▸ **WORK INSTRUCTIONS**
The line containing "What is the total length covered" and all lines following it in the listing below are to be reproduced exactly, with no other lines.

▸ **EXTRACTED ENTRIES**

------

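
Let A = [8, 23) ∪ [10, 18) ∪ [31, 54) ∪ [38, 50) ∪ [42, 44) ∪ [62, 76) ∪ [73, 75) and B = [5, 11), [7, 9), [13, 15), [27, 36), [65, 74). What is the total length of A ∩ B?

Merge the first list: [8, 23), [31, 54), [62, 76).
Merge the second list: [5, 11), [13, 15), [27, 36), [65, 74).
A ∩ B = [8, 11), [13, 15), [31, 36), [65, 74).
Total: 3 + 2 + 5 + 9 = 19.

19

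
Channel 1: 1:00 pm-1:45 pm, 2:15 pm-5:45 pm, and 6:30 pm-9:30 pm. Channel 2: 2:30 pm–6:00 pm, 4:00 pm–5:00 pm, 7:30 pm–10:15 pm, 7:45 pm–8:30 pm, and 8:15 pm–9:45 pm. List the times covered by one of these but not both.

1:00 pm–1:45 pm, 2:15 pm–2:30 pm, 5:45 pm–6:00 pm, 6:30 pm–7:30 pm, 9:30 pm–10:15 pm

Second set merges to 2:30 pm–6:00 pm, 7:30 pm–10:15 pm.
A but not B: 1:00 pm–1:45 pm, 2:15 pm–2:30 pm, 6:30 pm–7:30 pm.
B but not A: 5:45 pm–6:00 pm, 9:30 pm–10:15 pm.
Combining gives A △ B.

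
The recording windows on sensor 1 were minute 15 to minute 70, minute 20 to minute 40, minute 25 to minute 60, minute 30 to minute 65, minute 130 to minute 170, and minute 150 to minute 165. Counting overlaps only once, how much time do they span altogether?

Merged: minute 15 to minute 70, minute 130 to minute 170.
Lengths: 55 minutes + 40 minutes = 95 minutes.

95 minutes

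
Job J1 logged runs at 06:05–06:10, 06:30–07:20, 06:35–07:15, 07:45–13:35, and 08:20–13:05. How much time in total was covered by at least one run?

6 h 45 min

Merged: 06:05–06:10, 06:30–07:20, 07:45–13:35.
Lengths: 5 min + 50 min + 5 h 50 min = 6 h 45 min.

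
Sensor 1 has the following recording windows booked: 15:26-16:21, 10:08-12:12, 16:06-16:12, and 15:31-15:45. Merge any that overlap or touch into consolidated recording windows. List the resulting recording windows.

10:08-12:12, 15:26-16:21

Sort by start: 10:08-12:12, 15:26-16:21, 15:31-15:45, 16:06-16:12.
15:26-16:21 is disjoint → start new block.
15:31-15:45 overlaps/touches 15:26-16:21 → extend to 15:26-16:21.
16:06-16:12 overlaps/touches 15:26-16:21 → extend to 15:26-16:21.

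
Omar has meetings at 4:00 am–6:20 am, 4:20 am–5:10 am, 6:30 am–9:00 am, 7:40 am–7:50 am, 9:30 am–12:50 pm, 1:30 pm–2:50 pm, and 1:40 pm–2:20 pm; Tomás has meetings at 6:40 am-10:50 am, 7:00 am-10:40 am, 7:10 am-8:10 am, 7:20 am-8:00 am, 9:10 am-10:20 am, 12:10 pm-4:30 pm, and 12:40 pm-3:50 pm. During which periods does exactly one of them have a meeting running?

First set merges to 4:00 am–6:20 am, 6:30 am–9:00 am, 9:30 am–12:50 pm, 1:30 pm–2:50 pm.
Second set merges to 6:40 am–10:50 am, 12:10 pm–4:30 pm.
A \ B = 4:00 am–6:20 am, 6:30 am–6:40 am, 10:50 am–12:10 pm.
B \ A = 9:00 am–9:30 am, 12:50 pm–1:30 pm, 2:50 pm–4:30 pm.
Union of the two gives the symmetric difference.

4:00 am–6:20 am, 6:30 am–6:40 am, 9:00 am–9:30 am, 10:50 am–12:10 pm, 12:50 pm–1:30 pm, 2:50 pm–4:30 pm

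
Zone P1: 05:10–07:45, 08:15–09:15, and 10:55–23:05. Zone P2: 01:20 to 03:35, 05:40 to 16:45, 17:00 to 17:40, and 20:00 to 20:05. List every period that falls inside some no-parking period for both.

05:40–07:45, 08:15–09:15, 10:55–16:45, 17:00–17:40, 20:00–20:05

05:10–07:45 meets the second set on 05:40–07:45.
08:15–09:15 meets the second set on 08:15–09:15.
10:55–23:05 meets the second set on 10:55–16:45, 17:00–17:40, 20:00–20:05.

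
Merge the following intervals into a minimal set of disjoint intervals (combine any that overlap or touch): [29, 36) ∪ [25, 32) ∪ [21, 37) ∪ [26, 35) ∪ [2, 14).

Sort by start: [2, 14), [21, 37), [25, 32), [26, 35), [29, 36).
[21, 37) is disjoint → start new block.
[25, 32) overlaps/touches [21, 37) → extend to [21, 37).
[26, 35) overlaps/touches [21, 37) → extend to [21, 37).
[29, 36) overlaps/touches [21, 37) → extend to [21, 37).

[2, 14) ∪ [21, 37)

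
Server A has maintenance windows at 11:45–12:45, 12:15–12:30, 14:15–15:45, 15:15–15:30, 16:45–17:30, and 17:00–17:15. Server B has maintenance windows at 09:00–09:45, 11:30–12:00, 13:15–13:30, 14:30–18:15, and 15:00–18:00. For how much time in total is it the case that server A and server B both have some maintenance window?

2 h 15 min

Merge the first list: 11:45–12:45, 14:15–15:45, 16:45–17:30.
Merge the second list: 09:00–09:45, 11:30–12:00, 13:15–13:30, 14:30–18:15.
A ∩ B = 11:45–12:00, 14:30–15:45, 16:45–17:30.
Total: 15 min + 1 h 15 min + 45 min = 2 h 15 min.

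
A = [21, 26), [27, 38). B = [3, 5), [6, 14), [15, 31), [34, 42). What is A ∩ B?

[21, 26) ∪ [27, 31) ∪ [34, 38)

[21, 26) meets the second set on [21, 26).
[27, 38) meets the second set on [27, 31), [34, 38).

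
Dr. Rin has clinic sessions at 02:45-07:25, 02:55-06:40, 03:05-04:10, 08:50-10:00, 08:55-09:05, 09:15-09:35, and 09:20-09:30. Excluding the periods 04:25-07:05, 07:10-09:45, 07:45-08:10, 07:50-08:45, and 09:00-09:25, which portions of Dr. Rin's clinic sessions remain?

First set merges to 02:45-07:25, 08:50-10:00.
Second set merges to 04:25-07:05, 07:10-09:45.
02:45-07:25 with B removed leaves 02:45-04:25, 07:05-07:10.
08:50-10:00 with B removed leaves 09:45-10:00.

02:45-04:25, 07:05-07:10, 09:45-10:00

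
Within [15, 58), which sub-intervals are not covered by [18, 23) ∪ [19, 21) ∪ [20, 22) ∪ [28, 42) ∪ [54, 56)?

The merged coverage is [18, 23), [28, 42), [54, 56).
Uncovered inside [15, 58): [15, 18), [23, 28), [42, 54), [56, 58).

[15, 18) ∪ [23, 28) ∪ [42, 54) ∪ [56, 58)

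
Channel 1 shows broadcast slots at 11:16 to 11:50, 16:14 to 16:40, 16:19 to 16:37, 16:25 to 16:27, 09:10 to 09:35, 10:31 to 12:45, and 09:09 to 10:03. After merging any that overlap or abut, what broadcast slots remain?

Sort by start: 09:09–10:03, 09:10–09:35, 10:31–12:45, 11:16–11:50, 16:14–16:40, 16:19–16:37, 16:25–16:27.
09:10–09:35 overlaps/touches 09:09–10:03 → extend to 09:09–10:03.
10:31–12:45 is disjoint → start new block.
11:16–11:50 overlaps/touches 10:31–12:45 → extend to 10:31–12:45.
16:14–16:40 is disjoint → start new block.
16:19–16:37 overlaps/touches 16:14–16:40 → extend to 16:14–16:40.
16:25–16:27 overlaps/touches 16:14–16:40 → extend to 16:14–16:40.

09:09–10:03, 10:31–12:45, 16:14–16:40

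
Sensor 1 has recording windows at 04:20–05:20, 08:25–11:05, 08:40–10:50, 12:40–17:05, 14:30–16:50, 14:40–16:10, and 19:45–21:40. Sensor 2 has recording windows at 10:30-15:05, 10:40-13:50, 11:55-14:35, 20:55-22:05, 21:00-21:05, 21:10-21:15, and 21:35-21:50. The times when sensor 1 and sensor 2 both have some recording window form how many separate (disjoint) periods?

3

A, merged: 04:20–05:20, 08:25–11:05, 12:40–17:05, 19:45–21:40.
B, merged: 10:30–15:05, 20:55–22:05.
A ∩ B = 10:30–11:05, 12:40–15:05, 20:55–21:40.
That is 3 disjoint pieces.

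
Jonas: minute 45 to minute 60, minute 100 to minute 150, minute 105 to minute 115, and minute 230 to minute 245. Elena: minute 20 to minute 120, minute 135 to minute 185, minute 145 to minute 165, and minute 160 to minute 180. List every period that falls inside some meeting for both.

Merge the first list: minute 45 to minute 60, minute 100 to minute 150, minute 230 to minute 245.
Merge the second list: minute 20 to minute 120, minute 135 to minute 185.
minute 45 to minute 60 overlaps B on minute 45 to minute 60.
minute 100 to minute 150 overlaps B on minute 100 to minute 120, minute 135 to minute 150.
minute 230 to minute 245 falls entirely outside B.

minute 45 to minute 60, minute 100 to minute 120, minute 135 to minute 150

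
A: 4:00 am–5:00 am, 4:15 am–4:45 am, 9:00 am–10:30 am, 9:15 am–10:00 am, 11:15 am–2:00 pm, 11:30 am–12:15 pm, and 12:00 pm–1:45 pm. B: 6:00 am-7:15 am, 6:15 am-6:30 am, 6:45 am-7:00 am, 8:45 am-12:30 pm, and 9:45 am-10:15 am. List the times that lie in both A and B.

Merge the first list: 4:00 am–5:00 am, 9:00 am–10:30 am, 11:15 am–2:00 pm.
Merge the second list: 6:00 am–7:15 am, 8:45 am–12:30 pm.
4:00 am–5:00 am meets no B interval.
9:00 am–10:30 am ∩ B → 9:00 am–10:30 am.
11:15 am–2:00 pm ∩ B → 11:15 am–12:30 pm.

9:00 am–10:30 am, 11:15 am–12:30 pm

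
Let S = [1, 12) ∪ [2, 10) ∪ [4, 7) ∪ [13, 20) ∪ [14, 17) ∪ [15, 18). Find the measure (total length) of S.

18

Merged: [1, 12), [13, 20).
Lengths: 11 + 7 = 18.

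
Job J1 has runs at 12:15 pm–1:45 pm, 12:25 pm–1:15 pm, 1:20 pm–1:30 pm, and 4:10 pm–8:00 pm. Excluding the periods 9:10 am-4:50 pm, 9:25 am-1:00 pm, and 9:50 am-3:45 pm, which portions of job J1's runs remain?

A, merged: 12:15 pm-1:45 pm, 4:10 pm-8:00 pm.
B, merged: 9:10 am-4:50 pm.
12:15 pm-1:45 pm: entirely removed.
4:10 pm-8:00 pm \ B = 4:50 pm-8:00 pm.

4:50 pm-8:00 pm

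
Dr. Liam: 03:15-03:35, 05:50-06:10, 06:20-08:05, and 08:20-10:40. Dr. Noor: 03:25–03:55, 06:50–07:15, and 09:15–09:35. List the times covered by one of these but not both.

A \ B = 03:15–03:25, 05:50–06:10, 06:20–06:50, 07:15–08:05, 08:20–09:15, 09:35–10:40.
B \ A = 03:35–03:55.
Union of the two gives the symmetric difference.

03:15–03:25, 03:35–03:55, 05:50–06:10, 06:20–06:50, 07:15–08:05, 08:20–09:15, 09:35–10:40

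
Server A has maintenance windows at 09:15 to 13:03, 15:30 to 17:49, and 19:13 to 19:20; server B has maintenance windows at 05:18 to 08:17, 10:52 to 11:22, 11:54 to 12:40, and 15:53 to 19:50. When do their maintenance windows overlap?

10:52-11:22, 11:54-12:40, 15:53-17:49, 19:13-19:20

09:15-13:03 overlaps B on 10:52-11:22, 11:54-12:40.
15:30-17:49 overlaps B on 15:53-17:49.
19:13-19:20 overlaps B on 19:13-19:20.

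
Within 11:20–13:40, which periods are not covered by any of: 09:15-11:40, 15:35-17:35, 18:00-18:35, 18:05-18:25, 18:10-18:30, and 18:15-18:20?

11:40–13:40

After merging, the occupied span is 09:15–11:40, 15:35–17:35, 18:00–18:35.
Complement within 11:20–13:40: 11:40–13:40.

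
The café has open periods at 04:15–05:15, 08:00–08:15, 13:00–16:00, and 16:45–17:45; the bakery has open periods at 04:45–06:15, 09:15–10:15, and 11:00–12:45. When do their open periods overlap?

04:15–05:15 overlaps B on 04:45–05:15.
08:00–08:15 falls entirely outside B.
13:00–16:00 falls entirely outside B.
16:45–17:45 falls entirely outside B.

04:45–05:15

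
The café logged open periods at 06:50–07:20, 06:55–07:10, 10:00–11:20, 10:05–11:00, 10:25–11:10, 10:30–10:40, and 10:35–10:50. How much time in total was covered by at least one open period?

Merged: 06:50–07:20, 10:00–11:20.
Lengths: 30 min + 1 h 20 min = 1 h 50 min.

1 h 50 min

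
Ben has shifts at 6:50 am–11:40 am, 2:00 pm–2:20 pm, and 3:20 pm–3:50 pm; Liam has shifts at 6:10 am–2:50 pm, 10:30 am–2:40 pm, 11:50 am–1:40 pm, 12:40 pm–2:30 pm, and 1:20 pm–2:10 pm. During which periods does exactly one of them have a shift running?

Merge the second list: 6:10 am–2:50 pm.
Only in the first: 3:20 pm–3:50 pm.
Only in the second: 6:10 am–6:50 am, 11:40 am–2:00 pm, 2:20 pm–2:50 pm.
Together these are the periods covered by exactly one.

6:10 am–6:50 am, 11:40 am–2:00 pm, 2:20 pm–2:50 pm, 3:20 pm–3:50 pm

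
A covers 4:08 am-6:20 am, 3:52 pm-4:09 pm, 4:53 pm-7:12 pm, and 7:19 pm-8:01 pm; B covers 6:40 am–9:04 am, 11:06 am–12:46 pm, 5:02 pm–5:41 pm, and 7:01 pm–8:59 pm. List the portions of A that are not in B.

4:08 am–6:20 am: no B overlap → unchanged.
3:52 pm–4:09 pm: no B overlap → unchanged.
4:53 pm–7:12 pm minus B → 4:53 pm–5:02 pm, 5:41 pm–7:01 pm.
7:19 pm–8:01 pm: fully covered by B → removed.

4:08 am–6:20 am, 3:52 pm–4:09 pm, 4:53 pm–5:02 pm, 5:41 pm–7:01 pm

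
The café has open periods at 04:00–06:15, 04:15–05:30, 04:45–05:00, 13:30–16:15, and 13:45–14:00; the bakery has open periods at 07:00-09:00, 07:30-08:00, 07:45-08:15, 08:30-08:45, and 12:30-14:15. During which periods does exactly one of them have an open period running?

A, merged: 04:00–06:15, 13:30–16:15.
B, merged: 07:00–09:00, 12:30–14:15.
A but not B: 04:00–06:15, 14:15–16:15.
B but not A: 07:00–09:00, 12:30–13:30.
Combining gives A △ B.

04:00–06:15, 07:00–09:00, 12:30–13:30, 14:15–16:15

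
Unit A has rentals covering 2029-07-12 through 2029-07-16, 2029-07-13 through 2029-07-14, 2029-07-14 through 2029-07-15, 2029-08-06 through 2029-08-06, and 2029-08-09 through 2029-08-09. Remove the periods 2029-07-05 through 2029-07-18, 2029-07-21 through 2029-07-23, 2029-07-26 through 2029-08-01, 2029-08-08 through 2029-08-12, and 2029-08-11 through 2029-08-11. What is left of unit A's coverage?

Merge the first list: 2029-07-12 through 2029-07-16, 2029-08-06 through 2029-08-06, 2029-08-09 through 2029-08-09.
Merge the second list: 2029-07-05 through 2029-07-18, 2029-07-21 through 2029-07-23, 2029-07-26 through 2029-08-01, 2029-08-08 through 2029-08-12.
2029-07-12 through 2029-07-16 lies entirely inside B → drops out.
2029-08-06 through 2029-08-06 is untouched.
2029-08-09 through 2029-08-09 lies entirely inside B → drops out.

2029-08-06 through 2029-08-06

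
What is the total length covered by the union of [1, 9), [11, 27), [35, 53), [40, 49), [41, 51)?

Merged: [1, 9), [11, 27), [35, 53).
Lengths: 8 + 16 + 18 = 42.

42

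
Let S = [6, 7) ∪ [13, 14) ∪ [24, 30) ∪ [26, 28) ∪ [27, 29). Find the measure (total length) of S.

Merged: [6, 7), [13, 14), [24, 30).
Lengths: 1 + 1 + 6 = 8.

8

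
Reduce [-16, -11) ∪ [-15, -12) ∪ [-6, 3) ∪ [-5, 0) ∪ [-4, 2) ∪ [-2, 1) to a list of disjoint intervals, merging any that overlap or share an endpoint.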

------

▸ **ANSWER TO THE PROBLEM**
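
What is the total length covered by the union of [1, 9), [11, 27), [35, 53), [40, 49), [41, 51)?

Merged: [1, 9), [11, 27), [35, 53).
Lengths: 8 + 16 + 18 = 42.

42

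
Let S = [6, 7) ∪ [13, 14) ∪ [24, 30) ∪ [26, 28) ∪ [27, 29). Find the measure (total length) of S.

Merged: [6, 7), [13, 14), [24, 30).
Lengths: 1 + 1 + 6 = 8.

8

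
Reduce [-16, -11) ∪ [-15, -12) ∪ [-6, 3) ∪ [-5, 0) ∪ [-4, 2) ∪ [-2, 1) to a list of disjoint intervals, merging any that overlap or share an endpoint.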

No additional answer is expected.